─── Input data ───
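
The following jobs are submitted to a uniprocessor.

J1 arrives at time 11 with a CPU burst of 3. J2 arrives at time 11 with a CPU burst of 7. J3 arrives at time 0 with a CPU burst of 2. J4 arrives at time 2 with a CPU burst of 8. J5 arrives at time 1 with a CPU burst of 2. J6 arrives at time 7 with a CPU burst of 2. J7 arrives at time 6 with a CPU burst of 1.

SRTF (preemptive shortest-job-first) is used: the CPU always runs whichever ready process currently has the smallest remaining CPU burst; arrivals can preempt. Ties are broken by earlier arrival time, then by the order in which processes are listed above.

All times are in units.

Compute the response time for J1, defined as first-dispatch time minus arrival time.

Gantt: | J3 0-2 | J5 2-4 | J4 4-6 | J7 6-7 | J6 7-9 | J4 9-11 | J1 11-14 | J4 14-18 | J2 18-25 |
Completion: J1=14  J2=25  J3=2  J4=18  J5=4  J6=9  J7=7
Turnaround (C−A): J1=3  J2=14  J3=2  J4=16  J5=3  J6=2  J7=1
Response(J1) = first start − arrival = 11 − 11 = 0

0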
───
─── Input data ───
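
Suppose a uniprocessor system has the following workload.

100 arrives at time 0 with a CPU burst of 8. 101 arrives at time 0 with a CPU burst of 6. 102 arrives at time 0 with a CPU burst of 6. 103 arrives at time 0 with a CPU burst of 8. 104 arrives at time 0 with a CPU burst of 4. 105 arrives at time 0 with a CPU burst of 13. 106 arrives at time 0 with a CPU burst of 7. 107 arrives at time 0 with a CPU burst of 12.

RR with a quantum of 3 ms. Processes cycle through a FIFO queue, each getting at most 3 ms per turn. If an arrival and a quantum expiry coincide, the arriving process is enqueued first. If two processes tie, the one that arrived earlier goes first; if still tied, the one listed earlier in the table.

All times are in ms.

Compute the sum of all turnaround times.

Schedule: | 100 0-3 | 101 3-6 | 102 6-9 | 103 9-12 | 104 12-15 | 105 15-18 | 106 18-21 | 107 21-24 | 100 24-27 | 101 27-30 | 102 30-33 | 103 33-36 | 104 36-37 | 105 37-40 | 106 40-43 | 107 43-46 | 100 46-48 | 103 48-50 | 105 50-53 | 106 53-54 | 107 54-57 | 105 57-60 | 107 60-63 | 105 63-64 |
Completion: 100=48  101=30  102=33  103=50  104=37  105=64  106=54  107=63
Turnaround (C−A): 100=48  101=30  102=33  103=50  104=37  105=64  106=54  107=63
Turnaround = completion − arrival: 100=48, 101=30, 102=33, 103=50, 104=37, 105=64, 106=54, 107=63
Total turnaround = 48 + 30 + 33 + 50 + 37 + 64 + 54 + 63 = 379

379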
───
• _Try it_: Your response should be made up of the lines in the data that contain the word "earlier".

• _Answer box_:
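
SRTF (preemptive shortest-job-first) is used: the CPU always runs whichever ready process currently has the smallest remaining CPU burst; arrivals can preempt. Ties are broken by earlier arrival time, then by the order in which processes are listed above.
RR with a quantum of 3 ms. Processes cycle through a FIFO queue, each getting at most 3 ms per turn. If an arrival and a quantum expiry coincide, the arriving process is enqueued first. If two processes tie, the one that arrived earlier goes first; if still tied, the one listed earlier in the table.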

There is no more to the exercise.